> _What to do_
Copy the records below verbatim, from the first line through the line containing "2*v_yy = sqrt(2)*y*v_y", inclusive, and output nothing else.

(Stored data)
# # # # # # #

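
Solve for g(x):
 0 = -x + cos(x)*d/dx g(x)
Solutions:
 g(x) = C1 + Integral(x/cos(x), x)


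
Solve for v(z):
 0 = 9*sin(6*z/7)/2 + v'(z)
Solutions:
 v(z) = C1 + 21*cos(6*z/7)/4


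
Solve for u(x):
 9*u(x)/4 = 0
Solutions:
 u(x) = 0


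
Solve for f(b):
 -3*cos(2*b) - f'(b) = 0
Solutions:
 f(b) = C1 - 3*sin(2*b)/2


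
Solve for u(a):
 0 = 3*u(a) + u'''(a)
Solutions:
 u(a) = C3*exp(-3^(1/3)*a) + (C1*sin(3^(5/6)*a/2) + C2*cos(3^(5/6)*a/2))*exp(3^(1/3)*a/2)


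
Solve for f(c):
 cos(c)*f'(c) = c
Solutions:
 f(c) = C1 + Integral(c/cos(c), c)


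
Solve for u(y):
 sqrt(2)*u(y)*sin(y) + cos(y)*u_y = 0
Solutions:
 u(y) = C1*cos(y)^(sqrt(2))


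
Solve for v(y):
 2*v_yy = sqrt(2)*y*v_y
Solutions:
 v(y) = C1 + C2*erfi(2^(1/4)*y/2)


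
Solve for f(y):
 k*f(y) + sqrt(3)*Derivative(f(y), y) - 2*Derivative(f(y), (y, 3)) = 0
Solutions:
 f(y) = C1*exp(-2^(1/3)*y*(3^(2/3)*(-3*k + sqrt(9*k^2 - 2*sqrt(3)))^(1/3) + 2^(1/3)*3^(5/6)/(-3*k + sqrt(9*k^2 - 2*sqrt(3)))^(1/3))/6) + C2*exp(2^(1/3)*y*(3^(2/3)*(-3*k + sqrt(9*k^2 - 2*sqrt(3)))^(1/3)/12 - 3^(1/6)*I*(-3*k + sqrt(9*k^2 - 2*sqrt(3)))^(1/3)/4 - 2^(1/3)*sqrt(3)/((-3^(2/3) + 3*3^(1/6)*I)*(-3*k + sqrt(9*k^2 - 2*sqrt(3)))^(1/3)))) + C3*exp(2^(1/3)*y*(3^(2/3)*(-3*k + sqrt(9*k^2 - 2*sqrt(3)))^(1/3)/12 + 3^(1/6)*I*(-3*k + sqrt(9*k^2 - 2*sqrt(3)))^(1/3)/4 + 2^(1/3)*sqrt(3)/((3^(2/3) + 3*3^(1/6)*I)*(-3*k + sqrt(9*k^2 - 2*sqrt(3)))^(1/3))))


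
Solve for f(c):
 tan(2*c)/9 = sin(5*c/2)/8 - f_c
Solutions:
 f(c) = C1 + log(cos(2*c))/18 - cos(5*c/2)/20


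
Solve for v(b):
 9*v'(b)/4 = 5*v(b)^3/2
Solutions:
 v(b) = -3*sqrt(2)*sqrt(-1/(C1 + 10*b))/2
 v(b) = 3*sqrt(2)*sqrt(-1/(C1 + 10*b))/2


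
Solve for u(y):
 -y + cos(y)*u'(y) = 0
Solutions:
 u(y) = C1 + Integral(y/cos(y), y)


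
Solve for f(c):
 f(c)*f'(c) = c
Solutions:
 f(c) = -sqrt(C1 + c^2)
 f(c) = sqrt(C1 + c^2)


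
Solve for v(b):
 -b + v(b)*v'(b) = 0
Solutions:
 v(b) = -sqrt(C1 + b^2)
 v(b) = sqrt(C1 + b^2)


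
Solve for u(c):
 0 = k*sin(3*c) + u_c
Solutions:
 u(c) = C1 + k*cos(3*c)/3


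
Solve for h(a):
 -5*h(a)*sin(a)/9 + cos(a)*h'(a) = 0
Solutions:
 h(a) = C1/cos(a)^(5/9)


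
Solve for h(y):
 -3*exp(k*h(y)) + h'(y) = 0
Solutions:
 h(y) = Piecewise((log(-1/(C1*k + 3*k*y))/k, Ne(k, 0)), (nan, True))
 h(y) = Piecewise((C1 + 3*y, Eq(k, 0)), (nan, True))


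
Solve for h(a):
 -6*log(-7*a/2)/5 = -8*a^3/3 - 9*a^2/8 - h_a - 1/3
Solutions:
 h(a) = C1 - 2*a^4/3 - 3*a^3/8 + 6*a*log(-a)/5 + a*(-23 - 18*log(2) + 18*log(7))/15


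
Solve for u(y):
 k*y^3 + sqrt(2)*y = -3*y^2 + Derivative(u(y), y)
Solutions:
 u(y) = C1 + k*y^4/4 + y^3 + sqrt(2)*y^2/2


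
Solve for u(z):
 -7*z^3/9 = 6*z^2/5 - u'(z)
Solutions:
 u(z) = C1 + 7*z^4/36 + 2*z^3/5


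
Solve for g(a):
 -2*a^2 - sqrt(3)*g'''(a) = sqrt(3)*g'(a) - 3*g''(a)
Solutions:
 g(a) = C1 - 2*sqrt(3)*a^3/9 - 2*a^2 - 8*sqrt(3)*a/3 + (C2*sin(a/2) + C3*cos(a/2))*exp(sqrt(3)*a/2)


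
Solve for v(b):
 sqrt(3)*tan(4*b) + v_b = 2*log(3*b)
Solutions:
 v(b) = C1 + 2*b*log(b) - 2*b + 2*b*log(3) + sqrt(3)*log(cos(4*b))/4


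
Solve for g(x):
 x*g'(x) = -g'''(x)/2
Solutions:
 g(x) = C1 + Integral(C2*airyai(-2^(1/3)*x) + C3*airybi(-2^(1/3)*x), x)


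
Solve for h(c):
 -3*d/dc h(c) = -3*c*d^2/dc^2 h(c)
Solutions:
 h(c) = C1 + C2*c^2


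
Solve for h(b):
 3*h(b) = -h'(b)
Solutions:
 h(b) = C1*exp(-3*b)


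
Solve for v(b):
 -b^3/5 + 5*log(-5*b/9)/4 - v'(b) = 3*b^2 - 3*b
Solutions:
 v(b) = C1 - b^4/20 - b^3 + 3*b^2/2 + 5*b*log(-b)/4 + 5*b*(-2*log(3) - 1 + log(5))/4


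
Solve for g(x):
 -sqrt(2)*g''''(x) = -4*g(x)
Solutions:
 g(x) = C1*exp(-2^(3/8)*x) + C2*exp(2^(3/8)*x) + C3*sin(2^(3/8)*x) + C4*cos(2^(3/8)*x)


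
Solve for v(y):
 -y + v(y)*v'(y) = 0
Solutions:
 v(y) = -sqrt(C1 + y^2)
 v(y) = sqrt(C1 + y^2)


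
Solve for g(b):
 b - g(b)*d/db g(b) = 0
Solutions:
 g(b) = -sqrt(C1 + b^2)
 g(b) = sqrt(C1 + b^2)


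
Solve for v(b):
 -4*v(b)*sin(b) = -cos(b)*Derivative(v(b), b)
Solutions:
 v(b) = C1/cos(b)^4


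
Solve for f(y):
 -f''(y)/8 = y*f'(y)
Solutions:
 f(y) = C1 + C2*erf(2*y)


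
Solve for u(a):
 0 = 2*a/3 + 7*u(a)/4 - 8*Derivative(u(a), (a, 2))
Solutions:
 u(a) = C1*exp(-sqrt(14)*a/8) + C2*exp(sqrt(14)*a/8) - 8*a/21


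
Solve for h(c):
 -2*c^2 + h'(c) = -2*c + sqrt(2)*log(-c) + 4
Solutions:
 h(c) = C1 + 2*c^3/3 - c^2 + sqrt(2)*c*log(-c) + c*(4 - sqrt(2))


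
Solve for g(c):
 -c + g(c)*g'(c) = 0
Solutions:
 g(c) = -sqrt(C1 + c^2)
 g(c) = sqrt(C1 + c^2)


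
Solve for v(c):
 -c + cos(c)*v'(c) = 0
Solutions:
 v(c) = C1 + Integral(c/cos(c), c)


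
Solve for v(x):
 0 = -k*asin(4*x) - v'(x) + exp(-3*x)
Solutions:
 v(x) = C1 - k*x*asin(4*x) - k*sqrt(1 - 16*x^2)/4 - exp(-3*x)/3


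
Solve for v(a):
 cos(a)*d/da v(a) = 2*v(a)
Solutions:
 v(a) = C1*(sin(a) + 1)/(sin(a) - 1)


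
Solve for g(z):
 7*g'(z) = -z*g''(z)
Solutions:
 g(z) = C1 + C2/z^6


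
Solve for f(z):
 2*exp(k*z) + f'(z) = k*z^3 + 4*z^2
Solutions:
 f(z) = C1 + k*z^4/4 + 4*z^3/3 - 2*exp(k*z)/k


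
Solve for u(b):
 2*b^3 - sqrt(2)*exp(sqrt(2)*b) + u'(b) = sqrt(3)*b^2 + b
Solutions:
 u(b) = C1 - b^4/2 + sqrt(3)*b^3/3 + b^2/2 + exp(sqrt(2)*b)


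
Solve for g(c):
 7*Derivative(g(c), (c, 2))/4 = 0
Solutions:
 g(c) = C1 + C2*c


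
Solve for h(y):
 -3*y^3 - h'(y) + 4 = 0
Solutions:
 h(y) = C1 - 3*y^4/4 + 4*y


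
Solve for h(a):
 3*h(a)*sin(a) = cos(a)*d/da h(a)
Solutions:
 h(a) = C1/cos(a)^3


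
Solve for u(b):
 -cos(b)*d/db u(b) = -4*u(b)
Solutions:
 u(b) = C1*(sin(b)^2 + 2*sin(b) + 1)/(sin(b)^2 - 2*sin(b) + 1)


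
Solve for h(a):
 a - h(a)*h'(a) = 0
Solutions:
 h(a) = -sqrt(C1 + a^2)
 h(a) = sqrt(C1 + a^2)


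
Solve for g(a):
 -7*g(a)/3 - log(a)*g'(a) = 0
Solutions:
 g(a) = C1*exp(-7*li(a)/3)


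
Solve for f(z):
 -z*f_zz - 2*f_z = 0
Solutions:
 f(z) = C1 + C2/z


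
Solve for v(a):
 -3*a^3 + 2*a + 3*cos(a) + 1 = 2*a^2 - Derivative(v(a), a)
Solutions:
 v(a) = C1 + 3*a^4/4 + 2*a^3/3 - a^2 - a - 3*sin(a)


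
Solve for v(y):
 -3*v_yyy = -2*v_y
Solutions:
 v(y) = C1 + C2*exp(-sqrt(6)*y/3) + C3*exp(sqrt(6)*y/3)


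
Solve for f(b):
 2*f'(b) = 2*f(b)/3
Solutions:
 f(b) = C1*exp(b/3)


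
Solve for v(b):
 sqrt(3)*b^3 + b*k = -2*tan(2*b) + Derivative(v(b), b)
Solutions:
 v(b) = C1 + sqrt(3)*b^4/4 + b^2*k/2 - log(cos(2*b))


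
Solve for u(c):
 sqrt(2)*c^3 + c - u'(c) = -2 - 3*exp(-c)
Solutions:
 u(c) = C1 + sqrt(2)*c^4/4 + c^2/2 + 2*c - 3*exp(-c)


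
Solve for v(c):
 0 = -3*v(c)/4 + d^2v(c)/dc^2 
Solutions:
 v(c) = C1*exp(-sqrt(3)*c/2) + C2*exp(sqrt(3)*c/2)


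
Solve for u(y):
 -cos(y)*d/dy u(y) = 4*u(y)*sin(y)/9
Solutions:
 u(y) = C1*cos(y)^(4/9)


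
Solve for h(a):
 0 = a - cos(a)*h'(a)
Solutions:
 h(a) = C1 + Integral(a/cos(a), a)


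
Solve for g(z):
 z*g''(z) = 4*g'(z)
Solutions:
 g(z) = C1 + C2*z^5


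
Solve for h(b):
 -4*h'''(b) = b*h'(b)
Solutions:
 h(b) = C1 + Integral(C2*airyai(-2^(1/3)*b/2) + C3*airybi(-2^(1/3)*b/2), b)


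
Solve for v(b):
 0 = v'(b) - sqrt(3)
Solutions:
 v(b) = C1 + sqrt(3)*b


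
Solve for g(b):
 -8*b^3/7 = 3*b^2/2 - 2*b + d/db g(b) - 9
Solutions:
 g(b) = C1 - 2*b^4/7 - b^3/2 + b^2 + 9*b


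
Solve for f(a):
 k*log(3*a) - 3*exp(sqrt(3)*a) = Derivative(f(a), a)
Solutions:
 f(a) = C1 + a*k*log(a) + a*k*(-1 + log(3)) - sqrt(3)*exp(sqrt(3)*a)


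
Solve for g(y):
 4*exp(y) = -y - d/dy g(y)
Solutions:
 g(y) = C1 - y^2/2 - 4*exp(y)


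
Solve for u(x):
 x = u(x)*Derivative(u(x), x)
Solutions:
 u(x) = -sqrt(C1 + x^2)
 u(x) = sqrt(C1 + x^2)


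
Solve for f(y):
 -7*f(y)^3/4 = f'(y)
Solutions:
 f(y) = -sqrt(2)*sqrt(-1/(C1 - 7*y))
 f(y) = sqrt(2)*sqrt(-1/(C1 - 7*y))


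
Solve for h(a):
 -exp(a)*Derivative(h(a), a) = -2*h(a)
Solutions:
 h(a) = C1*exp(-2*exp(-a))


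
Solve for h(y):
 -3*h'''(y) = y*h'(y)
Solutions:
 h(y) = C1 + Integral(C2*airyai(-3^(2/3)*y/3) + C3*airybi(-3^(2/3)*y/3), y)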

# # # # # # #

> _Completed task_
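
Solve for g(x):
 0 = -x + cos(x)*d/dx g(x)
Solutions:
 g(x) = C1 + Integral(x/cos(x), x)


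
Solve for v(z):
 0 = 9*sin(6*z/7)/2 + v'(z)
Solutions:
 v(z) = C1 + 21*cos(6*z/7)/4


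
Solve for u(x):
 9*u(x)/4 = 0
Solutions:
 u(x) = 0


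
Solve for f(b):
 -3*cos(2*b) - f'(b) = 0
Solutions:
 f(b) = C1 - 3*sin(2*b)/2


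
Solve for u(a):
 0 = 3*u(a) + u'''(a)
Solutions:
 u(a) = C3*exp(-3^(1/3)*a) + (C1*sin(3^(5/6)*a/2) + C2*cos(3^(5/6)*a/2))*exp(3^(1/3)*a/2)


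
Solve for f(c):
 cos(c)*f'(c) = c
Solutions:
 f(c) = C1 + Integral(c/cos(c), c)


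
Solve for u(y):
 sqrt(2)*u(y)*sin(y) + cos(y)*u_y = 0
Solutions:
 u(y) = C1*cos(y)^(sqrt(2))


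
Solve for v(y):
 2*v_yy = sqrt(2)*y*v_y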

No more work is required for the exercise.